Word for word, set down the listing that appears after this line.

AVAILABLE DATA:
□ □ □ □

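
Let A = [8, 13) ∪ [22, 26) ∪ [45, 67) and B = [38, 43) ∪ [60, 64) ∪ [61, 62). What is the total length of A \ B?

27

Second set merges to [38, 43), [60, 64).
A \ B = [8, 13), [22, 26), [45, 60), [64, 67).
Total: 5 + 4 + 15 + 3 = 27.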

□ □ □ □

EXPECTED OUTPUT:
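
Let A = [8, 13) ∪ [22, 26) ∪ [45, 67) and B = [38, 43) ∪ [60, 64) ∪ [61, 62). What is the total length of A \ B?

27

Second set merges to [38, 43), [60, 64).
A \ B = [8, 13), [22, 26), [45, 60), [64, 67).
Total: 5 + 4 + 15 + 3 = 27.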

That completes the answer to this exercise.